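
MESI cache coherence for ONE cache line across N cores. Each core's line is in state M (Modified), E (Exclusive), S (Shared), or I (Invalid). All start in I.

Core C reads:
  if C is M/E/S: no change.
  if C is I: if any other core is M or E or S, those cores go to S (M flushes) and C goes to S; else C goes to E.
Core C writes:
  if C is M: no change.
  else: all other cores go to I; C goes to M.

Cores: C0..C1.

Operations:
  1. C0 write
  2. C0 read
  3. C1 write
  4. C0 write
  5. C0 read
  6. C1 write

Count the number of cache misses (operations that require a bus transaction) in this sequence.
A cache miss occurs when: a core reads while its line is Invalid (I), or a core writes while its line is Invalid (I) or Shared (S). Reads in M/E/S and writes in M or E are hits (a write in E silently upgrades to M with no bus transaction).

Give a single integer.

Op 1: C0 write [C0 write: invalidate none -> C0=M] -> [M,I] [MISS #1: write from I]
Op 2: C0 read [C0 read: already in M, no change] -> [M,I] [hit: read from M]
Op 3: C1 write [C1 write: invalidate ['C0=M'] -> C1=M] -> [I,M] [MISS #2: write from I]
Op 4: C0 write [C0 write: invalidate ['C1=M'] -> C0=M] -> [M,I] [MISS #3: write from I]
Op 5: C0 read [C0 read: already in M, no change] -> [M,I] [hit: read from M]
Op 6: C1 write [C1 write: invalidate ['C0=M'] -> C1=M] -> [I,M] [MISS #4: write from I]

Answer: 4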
------------
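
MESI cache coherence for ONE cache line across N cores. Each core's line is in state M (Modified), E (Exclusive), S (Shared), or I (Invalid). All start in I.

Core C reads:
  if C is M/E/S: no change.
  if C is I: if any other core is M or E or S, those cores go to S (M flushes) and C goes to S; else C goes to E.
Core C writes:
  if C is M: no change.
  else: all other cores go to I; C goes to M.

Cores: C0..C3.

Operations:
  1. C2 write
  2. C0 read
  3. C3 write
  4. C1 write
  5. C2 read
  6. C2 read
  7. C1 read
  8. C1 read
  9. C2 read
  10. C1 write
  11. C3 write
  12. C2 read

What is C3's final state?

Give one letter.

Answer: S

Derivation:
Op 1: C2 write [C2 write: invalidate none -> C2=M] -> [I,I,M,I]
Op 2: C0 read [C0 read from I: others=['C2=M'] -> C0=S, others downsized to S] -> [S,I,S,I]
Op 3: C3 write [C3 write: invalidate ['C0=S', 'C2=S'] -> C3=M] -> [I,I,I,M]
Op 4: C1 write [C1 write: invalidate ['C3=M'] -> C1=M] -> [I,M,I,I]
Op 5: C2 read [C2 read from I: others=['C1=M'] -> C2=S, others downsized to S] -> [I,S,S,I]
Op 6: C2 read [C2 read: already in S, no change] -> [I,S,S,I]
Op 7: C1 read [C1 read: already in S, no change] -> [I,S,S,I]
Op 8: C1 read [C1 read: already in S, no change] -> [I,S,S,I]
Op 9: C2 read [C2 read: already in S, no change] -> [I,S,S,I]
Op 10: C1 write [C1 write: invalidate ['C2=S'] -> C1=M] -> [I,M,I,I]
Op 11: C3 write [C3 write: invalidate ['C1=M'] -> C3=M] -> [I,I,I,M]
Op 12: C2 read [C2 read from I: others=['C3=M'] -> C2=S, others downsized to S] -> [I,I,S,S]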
------------
→ **What you are asked to do**:
How many lines of the material hold the string "transaction"? Answer with the number only.

→ **Result**:
2